### Task item
Output the full listing below exactly.

### Dataset records
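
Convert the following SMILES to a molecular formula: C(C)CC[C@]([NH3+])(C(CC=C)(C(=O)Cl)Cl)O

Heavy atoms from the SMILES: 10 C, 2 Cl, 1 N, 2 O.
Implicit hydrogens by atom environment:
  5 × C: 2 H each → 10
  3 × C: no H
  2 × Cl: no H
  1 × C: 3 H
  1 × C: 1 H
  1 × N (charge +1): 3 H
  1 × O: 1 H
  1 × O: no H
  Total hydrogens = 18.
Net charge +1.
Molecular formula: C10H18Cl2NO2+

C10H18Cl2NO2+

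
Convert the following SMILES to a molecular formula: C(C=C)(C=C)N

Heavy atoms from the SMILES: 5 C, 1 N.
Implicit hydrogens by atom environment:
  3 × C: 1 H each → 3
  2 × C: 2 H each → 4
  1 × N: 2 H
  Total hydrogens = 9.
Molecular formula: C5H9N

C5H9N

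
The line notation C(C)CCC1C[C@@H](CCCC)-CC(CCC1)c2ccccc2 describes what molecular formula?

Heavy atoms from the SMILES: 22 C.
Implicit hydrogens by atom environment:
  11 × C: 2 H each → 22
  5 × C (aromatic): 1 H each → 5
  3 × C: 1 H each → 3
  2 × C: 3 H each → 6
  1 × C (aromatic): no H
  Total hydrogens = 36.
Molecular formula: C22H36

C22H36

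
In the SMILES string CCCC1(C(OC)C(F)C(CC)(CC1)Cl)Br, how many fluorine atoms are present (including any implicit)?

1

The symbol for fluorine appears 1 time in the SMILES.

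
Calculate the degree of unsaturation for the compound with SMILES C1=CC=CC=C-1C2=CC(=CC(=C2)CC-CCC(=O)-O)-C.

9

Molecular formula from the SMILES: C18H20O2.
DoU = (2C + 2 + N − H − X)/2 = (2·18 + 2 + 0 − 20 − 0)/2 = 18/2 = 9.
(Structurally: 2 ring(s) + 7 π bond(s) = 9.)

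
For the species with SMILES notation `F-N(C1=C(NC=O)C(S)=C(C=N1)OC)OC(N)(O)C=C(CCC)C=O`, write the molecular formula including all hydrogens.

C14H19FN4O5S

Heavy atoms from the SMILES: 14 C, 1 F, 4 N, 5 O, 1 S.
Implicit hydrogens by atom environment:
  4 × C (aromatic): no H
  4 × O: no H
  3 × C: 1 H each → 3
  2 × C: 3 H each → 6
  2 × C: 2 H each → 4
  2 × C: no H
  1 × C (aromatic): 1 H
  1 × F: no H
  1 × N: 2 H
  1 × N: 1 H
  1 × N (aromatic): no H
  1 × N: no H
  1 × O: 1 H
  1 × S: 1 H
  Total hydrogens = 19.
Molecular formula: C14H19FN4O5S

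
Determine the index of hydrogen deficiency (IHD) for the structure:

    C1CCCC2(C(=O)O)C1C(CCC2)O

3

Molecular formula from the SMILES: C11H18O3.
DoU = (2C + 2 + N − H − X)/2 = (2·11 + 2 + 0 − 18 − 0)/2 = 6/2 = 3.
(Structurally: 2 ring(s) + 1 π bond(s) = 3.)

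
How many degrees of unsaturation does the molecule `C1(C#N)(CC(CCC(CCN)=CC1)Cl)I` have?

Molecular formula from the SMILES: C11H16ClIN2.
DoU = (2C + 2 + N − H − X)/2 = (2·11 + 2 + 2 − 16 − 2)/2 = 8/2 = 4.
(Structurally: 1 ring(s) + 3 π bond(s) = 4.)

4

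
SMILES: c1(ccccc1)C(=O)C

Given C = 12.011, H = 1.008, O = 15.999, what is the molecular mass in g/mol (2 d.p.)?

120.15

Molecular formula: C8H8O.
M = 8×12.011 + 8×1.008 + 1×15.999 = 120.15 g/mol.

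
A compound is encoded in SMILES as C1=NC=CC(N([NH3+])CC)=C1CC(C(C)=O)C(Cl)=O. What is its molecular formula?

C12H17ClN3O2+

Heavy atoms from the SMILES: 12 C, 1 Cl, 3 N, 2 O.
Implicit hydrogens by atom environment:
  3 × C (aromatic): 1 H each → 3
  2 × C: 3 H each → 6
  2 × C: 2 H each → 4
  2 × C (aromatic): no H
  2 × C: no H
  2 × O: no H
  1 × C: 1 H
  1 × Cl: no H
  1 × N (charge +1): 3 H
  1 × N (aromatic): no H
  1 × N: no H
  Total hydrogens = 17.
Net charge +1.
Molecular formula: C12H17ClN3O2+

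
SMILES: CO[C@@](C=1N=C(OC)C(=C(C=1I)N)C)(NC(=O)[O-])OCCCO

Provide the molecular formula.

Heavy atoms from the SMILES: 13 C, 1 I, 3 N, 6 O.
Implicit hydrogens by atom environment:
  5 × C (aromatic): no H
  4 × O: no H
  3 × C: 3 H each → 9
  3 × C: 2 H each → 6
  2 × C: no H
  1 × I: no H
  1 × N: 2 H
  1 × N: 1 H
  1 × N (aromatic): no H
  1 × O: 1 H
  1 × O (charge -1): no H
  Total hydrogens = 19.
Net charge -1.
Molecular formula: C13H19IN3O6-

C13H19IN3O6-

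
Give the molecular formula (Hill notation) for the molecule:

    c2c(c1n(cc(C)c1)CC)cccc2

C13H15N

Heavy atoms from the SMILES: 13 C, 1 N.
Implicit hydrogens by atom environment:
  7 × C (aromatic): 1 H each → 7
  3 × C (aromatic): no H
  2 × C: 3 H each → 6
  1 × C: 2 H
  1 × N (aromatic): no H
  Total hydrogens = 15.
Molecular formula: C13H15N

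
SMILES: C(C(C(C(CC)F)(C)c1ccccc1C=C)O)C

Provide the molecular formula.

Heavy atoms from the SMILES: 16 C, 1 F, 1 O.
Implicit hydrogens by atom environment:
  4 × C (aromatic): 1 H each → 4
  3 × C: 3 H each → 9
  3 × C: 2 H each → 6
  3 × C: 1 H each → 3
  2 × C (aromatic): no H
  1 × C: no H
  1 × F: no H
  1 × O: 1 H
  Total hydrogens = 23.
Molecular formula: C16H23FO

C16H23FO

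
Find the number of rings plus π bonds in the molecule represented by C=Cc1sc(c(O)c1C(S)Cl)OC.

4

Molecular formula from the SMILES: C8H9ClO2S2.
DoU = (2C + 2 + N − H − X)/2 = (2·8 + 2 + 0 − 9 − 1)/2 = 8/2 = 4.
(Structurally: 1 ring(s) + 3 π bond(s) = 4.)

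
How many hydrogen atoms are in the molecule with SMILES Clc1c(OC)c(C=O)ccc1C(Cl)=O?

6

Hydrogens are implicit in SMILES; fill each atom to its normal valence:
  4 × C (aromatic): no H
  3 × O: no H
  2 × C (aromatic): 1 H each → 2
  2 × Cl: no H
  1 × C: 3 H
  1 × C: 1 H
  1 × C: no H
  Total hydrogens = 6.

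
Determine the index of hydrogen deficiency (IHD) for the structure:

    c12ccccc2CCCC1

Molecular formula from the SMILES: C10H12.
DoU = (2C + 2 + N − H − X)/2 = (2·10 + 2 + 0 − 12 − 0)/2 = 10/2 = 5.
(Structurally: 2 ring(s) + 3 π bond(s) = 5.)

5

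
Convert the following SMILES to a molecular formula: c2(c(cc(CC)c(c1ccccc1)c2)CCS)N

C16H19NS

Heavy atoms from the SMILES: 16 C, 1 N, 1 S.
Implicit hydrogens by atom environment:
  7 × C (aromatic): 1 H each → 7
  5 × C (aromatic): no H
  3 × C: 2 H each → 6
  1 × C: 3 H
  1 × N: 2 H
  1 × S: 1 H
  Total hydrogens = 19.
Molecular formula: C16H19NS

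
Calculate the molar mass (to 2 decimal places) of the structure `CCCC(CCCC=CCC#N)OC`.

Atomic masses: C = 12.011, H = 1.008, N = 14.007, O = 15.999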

### Output of the exercise
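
Convert the following SMILES to a molecular formula: C(C)CC[C@]([NH3+])(C(CC=C)(C(=O)Cl)Cl)O

Heavy atoms from the SMILES: 10 C, 2 Cl, 1 N, 2 O.
Implicit hydrogens by atom environment:
  5 × C: 2 H each → 10
  3 × C: no H
  2 × Cl: no H
  1 × C: 3 H
  1 × C: 1 H
  1 × N (charge +1): 3 H
  1 × O: 1 H
  1 × O: no H
  Total hydrogens = 18.
Net charge +1.
Molecular formula: C10H18Cl2NO2+

C10H18Cl2NO2+

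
Convert the following SMILES to a molecular formula: C(C=C)(C=C)N

Heavy atoms from the SMILES: 5 C, 1 N.
Implicit hydrogens by atom environment:
  3 × C: 1 H each → 3
  2 × C: 2 H each → 4
  1 × N: 2 H
  Total hydrogens = 9.
Molecular formula: C5H9N

C5H9N

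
The line notation C(C)CCC1C[C@@H](CCCC)-CC(CCC1)c2ccccc2 describes what molecular formula?

Heavy atoms from the SMILES: 22 C.
Implicit hydrogens by atom environment:
  11 × C: 2 H each → 22
  5 × C (aromatic): 1 H each → 5
  3 × C: 1 H each → 3
  2 × C: 3 H each → 6
  1 × C (aromatic): no H
  Total hydrogens = 36.
Molecular formula: C22H36

C22H36

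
In the SMILES string CCCC1(C(OC)C(F)C(CC)(CC1)Cl)Br, how many fluorine atoms are present (including any implicit)?

1

The symbol for fluorine appears 1 time in the SMILES.

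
Calculate the degree of unsaturation for the compound with SMILES C1=CC=CC=C-1C2=CC(=CC(=C2)CC-CCC(=O)-O)-C.

9

Molecular formula from the SMILES: C18H20O2.
DoU = (2C + 2 + N − H − X)/2 = (2·18 + 2 + 0 − 20 − 0)/2 = 18/2 = 9.
(Structurally: 2 ring(s) + 7 π bond(s) = 9.)

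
For the species with SMILES notation `F-N(C1=C(NC=O)C(S)=C(C=N1)OC)OC(N)(O)C=C(CCC)C=O`, write the molecular formula including all hydrogens.

C14H19FN4O5S

Heavy atoms from the SMILES: 14 C, 1 F, 4 N, 5 O, 1 S.
Implicit hydrogens by atom environment:
  4 × C (aromatic): no H
  4 × O: no H
  3 × C: 1 H each → 3
  2 × C: 3 H each → 6
  2 × C: 2 H each → 4
  2 × C: no H
  1 × C (aromatic): 1 H
  1 × F: no H
  1 × N: 2 H
  1 × N: 1 H
  1 × N (aromatic): no H
  1 × N: no H
  1 × O: 1 H
  1 × S: 1 H
  Total hydrogens = 19.
Molecular formula: C14H19FN4O5S

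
Determine the index of hydrogen deficiency (IHD) for the structure:

    C1CCCC2(C(=O)O)C1C(CCC2)O

3

Molecular formula from the SMILES: C11H18O3.
DoU = (2C + 2 + N − H − X)/2 = (2·11 + 2 + 0 − 18 − 0)/2 = 6/2 = 3.
(Structurally: 2 ring(s) + 1 π bond(s) = 3.)

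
How many degrees of unsaturation does the molecule `C1(C#N)(CC(CCC(CCN)=CC1)Cl)I` have?

Molecular formula from the SMILES: C11H16ClIN2.
DoU = (2C + 2 + N − H − X)/2 = (2·11 + 2 + 2 − 16 − 2)/2 = 8/2 = 4.
(Structurally: 1 ring(s) + 3 π bond(s) = 4.)

4

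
SMILES: c1(ccccc1)C(=O)C

Given C = 12.011, H = 1.008, O = 15.999, what is the molecular mass in g/mol (2 d.p.)?

120.15

Molecular formula: C8H8O.
M = 8×12.011 + 8×1.008 + 1×15.999 = 120.15 g/mol.

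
A compound is encoded in SMILES as C1=NC=CC(N([NH3+])CC)=C1CC(C(C)=O)C(Cl)=O. What is its molecular formula?

C12H17ClN3O2+

Heavy atoms from the SMILES: 12 C, 1 Cl, 3 N, 2 O.
Implicit hydrogens by atom environment:
  3 × C (aromatic): 1 H each → 3
  2 × C: 3 H each → 6
  2 × C: 2 H each → 4
  2 × C (aromatic): no H
  2 × C: no H
  2 × O: no H
  1 × C: 1 H
  1 × Cl: no H
  1 × N (charge +1): 3 H
  1 × N (aromatic): no H
  1 × N: no H
  Total hydrogens = 17.
Net charge +1.
Molecular formula: C12H17ClN3O2+

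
SMILES: CO[C@@](C=1N=C(OC)C(=C(C=1I)N)C)(NC(=O)[O-])OCCCO

Provide the molecular formula.

Heavy atoms from the SMILES: 13 C, 1 I, 3 N, 6 O.
Implicit hydrogens by atom environment:
  5 × C (aromatic): no H
  4 × O: no H
  3 × C: 3 H each → 9
  3 × C: 2 H each → 6
  2 × C: no H
  1 × I: no H
  1 × N: 2 H
  1 × N: 1 H
  1 × N (aromatic): no H
  1 × O: 1 H
  1 × O (charge -1): no H
  Total hydrogens = 19.
Net charge -1.
Molecular formula: C13H19IN3O6-

C13H19IN3O6-

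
Give the molecular formula (Hill notation) for the molecule:

    c2c(c1n(cc(C)c1)CC)cccc2

C13H15N

Heavy atoms from the SMILES: 13 C, 1 N.
Implicit hydrogens by atom environment:
  7 × C (aromatic): 1 H each → 7
  3 × C (aromatic): no H
  2 × C: 3 H each → 6
  1 × C: 2 H
  1 × N (aromatic): no H
  Total hydrogens = 15.
Molecular formula: C13H15N

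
SMILES: C(C(C(C(CC)F)(C)c1ccccc1C=C)O)C

Provide the molecular formula.

Heavy atoms from the SMILES: 16 C, 1 F, 1 O.
Implicit hydrogens by atom environment:
  4 × C (aromatic): 1 H each → 4
  3 × C: 3 H each → 9
  3 × C: 2 H each → 6
  3 × C: 1 H each → 3
  2 × C (aromatic): no H
  1 × C: no H
  1 × F: no H
  1 × O: 1 H
  Total hydrogens = 23.
Molecular formula: C16H23FO

C16H23FO

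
Find the number of rings plus π bonds in the molecule represented by C=Cc1sc(c(O)c1C(S)Cl)OC.

4

Molecular formula from the SMILES: C8H9ClO2S2.
DoU = (2C + 2 + N − H − X)/2 = (2·8 + 2 + 0 − 9 − 1)/2 = 8/2 = 4.
(Structurally: 1 ring(s) + 3 π bond(s) = 4.)

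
How many hydrogen atoms are in the molecule with SMILES Clc1c(OC)c(C=O)ccc1C(Cl)=O?

6

Hydrogens are implicit in SMILES; fill each atom to its normal valence:
  4 × C (aromatic): no H
  3 × O: no H
  2 × C (aromatic): 1 H each → 2
  2 × Cl: no H
  1 × C: 3 H
  1 × C: 1 H
  1 × C: no H
  Total hydrogens = 6.

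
Determine the index of hydrogen deficiency (IHD) for the structure:

    c12ccccc2CCCC1

Molecular formula from the SMILES: C10H12.
DoU = (2C + 2 + N − H − X)/2 = (2·10 + 2 + 0 − 12 − 0)/2 = 10/2 = 5.
(Structurally: 2 ring(s) + 3 π bond(s) = 5.)

5

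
Convert the following SMILES to a molecular formula: c2(c(cc(CC)c(c1ccccc1)c2)CCS)N

C16H19NS

Heavy atoms from the SMILES: 16 C, 1 N, 1 S.
Implicit hydrogens by atom environment:
  7 × C (aromatic): 1 H each → 7
  5 × C (aromatic): no H
  3 × C: 2 H each → 6
  1 × C: 3 H
  1 × N: 2 H
  1 × S: 1 H
  Total hydrogens = 19.
Molecular formula: C16H19NS

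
Calculate the molar mass (to 2 decimal places) of the structure `CCCC(CCCC=CCC#N)OC`.

Atomic masses: C = 12.011, H = 1.008, N = 14.007, O = 15.999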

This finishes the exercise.